Collected data entries:
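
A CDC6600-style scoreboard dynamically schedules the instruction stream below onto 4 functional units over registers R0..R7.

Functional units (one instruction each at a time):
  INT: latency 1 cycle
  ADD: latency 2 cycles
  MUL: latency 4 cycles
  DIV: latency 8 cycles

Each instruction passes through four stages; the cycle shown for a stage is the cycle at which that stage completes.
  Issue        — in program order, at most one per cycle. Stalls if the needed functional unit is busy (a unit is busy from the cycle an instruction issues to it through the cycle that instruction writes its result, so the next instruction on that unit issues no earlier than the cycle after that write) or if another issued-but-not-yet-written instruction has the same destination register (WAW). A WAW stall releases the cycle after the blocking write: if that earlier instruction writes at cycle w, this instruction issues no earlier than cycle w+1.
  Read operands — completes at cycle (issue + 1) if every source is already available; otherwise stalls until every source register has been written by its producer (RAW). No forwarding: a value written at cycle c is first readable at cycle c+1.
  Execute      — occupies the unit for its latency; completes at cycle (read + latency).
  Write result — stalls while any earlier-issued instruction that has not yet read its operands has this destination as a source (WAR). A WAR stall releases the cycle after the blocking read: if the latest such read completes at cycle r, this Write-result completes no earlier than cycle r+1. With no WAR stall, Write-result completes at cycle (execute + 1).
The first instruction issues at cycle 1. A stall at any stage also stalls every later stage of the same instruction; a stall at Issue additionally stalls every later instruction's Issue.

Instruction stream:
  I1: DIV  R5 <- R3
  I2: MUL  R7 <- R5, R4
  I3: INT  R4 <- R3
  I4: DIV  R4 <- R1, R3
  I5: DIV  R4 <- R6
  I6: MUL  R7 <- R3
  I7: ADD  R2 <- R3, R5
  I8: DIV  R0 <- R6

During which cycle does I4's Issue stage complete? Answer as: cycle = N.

c1: issue I1 (DIV)
c2: I1 read-ops, issue I2 (MUL)
c3: issue I3 (INT)
c4: I3 read-ops
c5: I3 finished on INT
c10: I1 finished on DIV
c11: I1→R5
c12: I2 read-ops
c13: I3→R4
c14: issue I4 (DIV)
c15: I4 read-ops
c16: I2 finished on MUL
c17: I2→R7
c23: I4 finished on DIV
c24: I4→R4
c25: issue I5 (DIV)
c26: I5 read-ops, issue I6 (MUL)
c27: I6 read-ops, issue I7 (ADD)
c28: I7 read-ops
c30: I7 finished on ADD
c31: I6 finished on MUL, I7→R2
c32: I6→R7
c34: I5 finished on DIV
c35: I5→R4
c36: issue I8 (DIV)
c37: I8 read-ops
c45: I8 finished on DIV
c46: I8→R0

cycle = 14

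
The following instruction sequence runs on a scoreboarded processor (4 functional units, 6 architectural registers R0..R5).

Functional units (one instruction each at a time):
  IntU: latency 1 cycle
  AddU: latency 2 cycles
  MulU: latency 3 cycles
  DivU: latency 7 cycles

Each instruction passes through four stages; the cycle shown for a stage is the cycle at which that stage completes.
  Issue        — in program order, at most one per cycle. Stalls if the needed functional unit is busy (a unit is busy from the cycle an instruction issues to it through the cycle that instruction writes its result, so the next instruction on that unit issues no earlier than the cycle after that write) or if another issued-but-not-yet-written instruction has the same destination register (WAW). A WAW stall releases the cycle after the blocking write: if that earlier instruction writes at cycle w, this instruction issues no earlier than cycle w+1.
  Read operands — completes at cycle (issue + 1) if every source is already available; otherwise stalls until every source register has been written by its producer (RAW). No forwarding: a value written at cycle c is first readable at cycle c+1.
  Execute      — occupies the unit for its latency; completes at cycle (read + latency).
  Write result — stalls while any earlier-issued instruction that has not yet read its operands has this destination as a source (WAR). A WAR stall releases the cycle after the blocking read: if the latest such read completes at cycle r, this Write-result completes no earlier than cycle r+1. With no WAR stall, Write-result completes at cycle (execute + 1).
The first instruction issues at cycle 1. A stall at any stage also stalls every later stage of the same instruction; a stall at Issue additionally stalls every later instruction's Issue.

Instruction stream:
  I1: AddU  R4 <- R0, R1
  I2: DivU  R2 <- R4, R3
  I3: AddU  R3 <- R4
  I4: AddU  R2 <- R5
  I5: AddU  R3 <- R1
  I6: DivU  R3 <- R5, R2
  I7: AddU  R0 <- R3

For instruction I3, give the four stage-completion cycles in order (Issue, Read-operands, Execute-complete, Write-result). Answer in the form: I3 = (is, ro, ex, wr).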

● **Task**: When a line in the data above contains the string "DivU", copy that line.

● **Response to this task**:
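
  DivU: latency 7 cycles
  I2: DivU  R2 <- R4, R3
  I6: DivU  R3 <- R5, R2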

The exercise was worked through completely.